(Extracted material)

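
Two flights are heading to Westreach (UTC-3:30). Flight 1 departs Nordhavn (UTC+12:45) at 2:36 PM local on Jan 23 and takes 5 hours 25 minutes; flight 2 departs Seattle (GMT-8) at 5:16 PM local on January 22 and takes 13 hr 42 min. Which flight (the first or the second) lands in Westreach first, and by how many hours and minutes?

the first, by 7 hours 42 minutes

Flight 1 in UTC: 2:36 PM − 12:45 = 1:51 AM on Jan 23.
+5 hours and 25 minutes → arrive 7:16 AM UTC on Jan 23.
Flight 2 in UTC: 5:16 PM + 8:00 = 1:16 AM on Jan 23.
+13 hours and 42 minutes → arrive 2:58 PM UTC on Jan 23.
Flight 1 lands earlier by 7 hours 42 minutes.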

(End Extracted material)

▶ [Work order]
Write out each record exactly, without addition or omission.

▶ [Answer space]
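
Two flights are heading to Westreach (UTC-3:30). Flight 1 departs Nordhavn (UTC+12:45) at 2:36 PM local on Jan 23 and takes 5 hours 25 minutes; flight 2 departs Seattle (GMT-8) at 5:16 PM local on January 22 and takes 13 hr 42 min. Which flight (the first or the second) lands in Westreach first, and by how many hours and minutes?

the first, by 7 hours 42 minutes

Flight 1 in UTC: 2:36 PM − 12:45 = 1:51 AM on Jan 23.
+5 hours and 25 minutes → arrive 7:16 AM UTC on Jan 23.
Flight 2 in UTC: 5:16 PM + 8:00 = 1:16 AM on Jan 23.
+13 hours and 42 minutes → arrive 2:58 PM UTC on Jan 23.
Flight 1 lands earlier by 7 hours 42 minutes.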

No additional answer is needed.